[[ DATA SECTION open ]]
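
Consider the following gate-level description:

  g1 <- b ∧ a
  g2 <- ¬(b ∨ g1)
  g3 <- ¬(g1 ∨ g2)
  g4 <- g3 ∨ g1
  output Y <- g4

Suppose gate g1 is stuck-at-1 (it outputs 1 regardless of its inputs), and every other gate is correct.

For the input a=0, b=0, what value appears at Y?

Propagate with g1 forced: g1=1 [stuck-at-1], g2=0, g3=0, g4=1.
So Y = 1. (Without the fault it would be 0.)

1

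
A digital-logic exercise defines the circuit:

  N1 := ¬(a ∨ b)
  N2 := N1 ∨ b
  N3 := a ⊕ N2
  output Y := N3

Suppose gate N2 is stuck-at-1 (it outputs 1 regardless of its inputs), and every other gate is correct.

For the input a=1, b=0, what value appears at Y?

Propagate with N2 forced: N1=0, N2=1 [stuck-at-1], N3=0.
So Y = 0. (Without the fault it would be 1.)

0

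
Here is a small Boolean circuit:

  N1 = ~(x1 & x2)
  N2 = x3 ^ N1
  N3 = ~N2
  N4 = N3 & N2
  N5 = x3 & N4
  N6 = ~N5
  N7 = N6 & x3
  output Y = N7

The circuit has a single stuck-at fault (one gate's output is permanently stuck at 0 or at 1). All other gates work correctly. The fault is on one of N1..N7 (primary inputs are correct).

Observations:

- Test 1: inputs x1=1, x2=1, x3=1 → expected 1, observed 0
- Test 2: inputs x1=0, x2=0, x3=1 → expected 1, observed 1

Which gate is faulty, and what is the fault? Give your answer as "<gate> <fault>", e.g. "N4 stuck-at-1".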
[[ DATA SECTION closed ]]
## EXERCISE GOAL:
Copy the lines above exactly, from the very first through the one containing "Suppose gate N2", and include no other line.

## EXERCISE SOLUTION:
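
Consider the following gate-level description:

  g1 <- b ∧ a
  g2 <- ¬(b ∨ g1)
  g3 <- ¬(g1 ∨ g2)
  g4 <- g3 ∨ g1
  output Y <- g4

Suppose gate g1 is stuck-at-1 (it outputs 1 regardless of its inputs), and every other gate is correct.

For the input a=0, b=0, what value appears at Y?

Propagate with g1 forced: g1=1 [stuck-at-1], g2=0, g3=0, g4=1.
So Y = 1. (Without the fault it would be 0.)

1

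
A digital-logic exercise defines the circuit:

  N1 := ¬(a ∨ b)
  N2 := N1 ∨ b
  N3 := a ⊕ N2
  output Y := N3

Suppose gate N2 is stuck-at-1 (it outputs 1 regardless of its inputs), and every other gate is correct.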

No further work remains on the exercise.